» To do
From the listing below, copy out every line where the word "position" appears.

» Supplied material

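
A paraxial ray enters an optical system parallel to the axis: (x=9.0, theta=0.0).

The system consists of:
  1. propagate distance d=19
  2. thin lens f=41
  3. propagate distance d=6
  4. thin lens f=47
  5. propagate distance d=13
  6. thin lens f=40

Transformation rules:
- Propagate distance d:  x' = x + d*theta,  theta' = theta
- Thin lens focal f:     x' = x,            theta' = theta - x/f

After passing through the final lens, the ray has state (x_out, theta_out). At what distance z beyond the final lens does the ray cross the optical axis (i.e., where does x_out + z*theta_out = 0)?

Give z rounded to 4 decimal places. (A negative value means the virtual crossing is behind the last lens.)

Answer: 6.0016

Derivation:
Initial: x=9.0000 theta=0.0000
After 1 (propagate distance d=19): x=9.0000 theta=0.0000
After 2 (thin lens f=41): x=9.0000 theta=-9/41 (≈-0.2195)
After 3 (propagate distance d=6): x=315/41 (≈7.6829) theta=-9/41 (≈-0.2195)
After 4 (thin lens f=47): x=315/41 (≈7.6829) theta=-18/47 (≈-0.3830)
After 5 (propagate distance d=13): x=5211/1927 (≈2.7042) theta=-18/47 (≈-0.3830)
After 6 (thin lens f=40): x=5211/1927 (≈2.7042) theta=-34731/77080 (≈-0.4506)
z_focus = -x_out/theta_out = -(5211/1927)/(-34731/77080) = 23160/3859 ≈ 6.0016
Rounded to 4 decimal places: z = 6.0016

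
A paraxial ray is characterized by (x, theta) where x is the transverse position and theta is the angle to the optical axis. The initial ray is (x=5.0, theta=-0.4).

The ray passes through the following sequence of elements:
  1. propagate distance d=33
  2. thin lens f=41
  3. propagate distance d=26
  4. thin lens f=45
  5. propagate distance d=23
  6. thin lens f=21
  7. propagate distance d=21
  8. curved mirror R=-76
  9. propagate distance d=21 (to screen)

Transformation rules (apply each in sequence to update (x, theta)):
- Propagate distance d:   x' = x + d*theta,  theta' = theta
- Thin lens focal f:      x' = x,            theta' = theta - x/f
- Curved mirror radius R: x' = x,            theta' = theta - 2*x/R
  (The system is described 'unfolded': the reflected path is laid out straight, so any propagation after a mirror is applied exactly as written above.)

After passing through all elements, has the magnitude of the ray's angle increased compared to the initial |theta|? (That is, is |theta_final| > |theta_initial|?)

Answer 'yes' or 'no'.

Answer: yes

Derivation:
Initial: x=5.0000 theta=-0.4000
After 1 (propagate distance d=33): x=-8.2000 theta=-0.4000
After 2 (thin lens f=41): x=-8.2000 theta=-0.2000
After 3 (propagate distance d=26): x=-13.4000 theta=-0.2000
After 4 (thin lens f=45): x=-13.4000 theta=22/225 (≈0.0978)
After 5 (propagate distance d=23): x=-2509/225 (≈-11.1511) theta=22/225 (≈0.0978)
After 6 (thin lens f=21): x=-2509/225 (≈-11.1511) theta=2971/4725 (≈0.6288)
After 7 (propagate distance d=21): x=154/75 (≈2.0533) theta=2971/4725 (≈0.6288)
After 8 (curved mirror R=-76): x=154/75 (≈2.0533) theta=2452/3591 (≈0.6828)
After 9 (propagate distance d=21 (to screen)): x=70078/4275 (≈16.3925) theta=2452/3591 (≈0.6828)
|theta_initial|=0.4000 |theta_final|=2452/3591 (≈0.6828) -> increased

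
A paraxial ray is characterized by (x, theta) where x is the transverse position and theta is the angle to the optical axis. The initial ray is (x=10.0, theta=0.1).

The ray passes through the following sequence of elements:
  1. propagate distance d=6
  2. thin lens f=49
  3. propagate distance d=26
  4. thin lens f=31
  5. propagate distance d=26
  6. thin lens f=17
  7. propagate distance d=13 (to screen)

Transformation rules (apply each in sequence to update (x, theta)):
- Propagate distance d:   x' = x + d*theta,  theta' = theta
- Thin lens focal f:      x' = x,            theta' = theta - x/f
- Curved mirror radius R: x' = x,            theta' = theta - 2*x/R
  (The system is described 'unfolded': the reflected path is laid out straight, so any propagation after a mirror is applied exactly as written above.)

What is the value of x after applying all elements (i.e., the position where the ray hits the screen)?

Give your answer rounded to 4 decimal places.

Initial: x=10.0000 theta=0.1000
After 1 (propagate distance d=6): x=10.6000 theta=0.1000
After 2 (thin lens f=49): x=10.6000 theta=-57/490 (≈-0.1163)
After 3 (propagate distance d=26): x=1856/245 (≈7.5755) theta=-57/490 (≈-0.1163)
After 4 (thin lens f=31): x=1856/245 (≈7.5755) theta=-5479/15190 (≈-0.3607)
After 5 (propagate distance d=26): x=-13691/7595 (≈-1.8026) theta=-5479/15190 (≈-0.3607)
After 6 (thin lens f=17): x=-13691/7595 (≈-1.8026) theta=-65761/258230 (≈-0.2547)
After 7 (propagate distance d=13 (to screen)): x=-1320387/258230 (≈-5.1132) theta=-65761/258230 (≈-0.2547)
Rounded to 4 decimal places: x = -5.1132

Answer: -5.1132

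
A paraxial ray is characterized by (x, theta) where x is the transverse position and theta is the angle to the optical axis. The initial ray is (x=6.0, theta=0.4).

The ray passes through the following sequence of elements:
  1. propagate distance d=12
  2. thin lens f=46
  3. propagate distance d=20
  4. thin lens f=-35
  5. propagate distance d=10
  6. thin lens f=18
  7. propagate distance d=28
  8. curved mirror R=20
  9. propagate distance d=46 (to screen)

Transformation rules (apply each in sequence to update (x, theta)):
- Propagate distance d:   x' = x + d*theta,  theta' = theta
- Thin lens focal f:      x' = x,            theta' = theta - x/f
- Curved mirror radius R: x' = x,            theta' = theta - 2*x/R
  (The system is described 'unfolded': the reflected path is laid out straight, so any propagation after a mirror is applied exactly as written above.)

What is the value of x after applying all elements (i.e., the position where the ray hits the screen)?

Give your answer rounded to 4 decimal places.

Answer: -42.1297

Derivation:
Initial: x=6.0000 theta=0.4000
After 1 (propagate distance d=12): x=10.8000 theta=0.4000
After 2 (thin lens f=46): x=10.8000 theta=19/115 (≈0.1652)
After 3 (propagate distance d=20): x=1622/115 (≈14.1043) theta=19/115 (≈0.1652)
After 4 (thin lens f=-35): x=1622/115 (≈14.1043) theta=2287/4025 (≈0.5682)
After 5 (propagate distance d=10): x=15928/805 (≈19.7863) theta=2287/4025 (≈0.5682)
After 6 (thin lens f=18): x=15928/805 (≈19.7863) theta=-19237/36225 (≈-0.5310)
After 7 (propagate distance d=28): x=178124/36225 (≈4.9172) theta=-19237/36225 (≈-0.5310)
After 8 (curved mirror R=20): x=178124/36225 (≈4.9172) theta=-20583/20125 (≈-1.0228)
After 9 (propagate distance d=46 (to screen)): x=-1090106/25875 (≈-42.1297) theta=-20583/20125 (≈-1.0228)
Rounded to 4 decimal places: x = -42.1297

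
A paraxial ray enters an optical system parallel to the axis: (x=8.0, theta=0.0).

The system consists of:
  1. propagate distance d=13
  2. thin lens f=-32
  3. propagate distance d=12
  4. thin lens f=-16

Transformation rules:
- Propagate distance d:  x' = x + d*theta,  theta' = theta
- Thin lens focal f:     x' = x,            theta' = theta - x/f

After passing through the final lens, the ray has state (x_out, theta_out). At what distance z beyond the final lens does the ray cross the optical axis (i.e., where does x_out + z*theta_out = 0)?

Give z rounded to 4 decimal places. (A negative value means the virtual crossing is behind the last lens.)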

» Response to this exercise
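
A paraxial ray is characterized by (x, theta) where x is the transverse position and theta is the angle to the optical axis. The initial ray is (x=5.0, theta=-0.4).
A paraxial ray is characterized by (x, theta) where x is the transverse position and theta is the angle to the optical axis. The initial ray is (x=10.0, theta=0.1).
What is the value of x after applying all elements (i.e., the position where the ray hits the screen)?
A paraxial ray is characterized by (x, theta) where x is the transverse position and theta is the angle to the optical axis. The initial ray is (x=6.0, theta=0.4).
What is the value of x after applying all elements (i.e., the position where the ray hits the screen)?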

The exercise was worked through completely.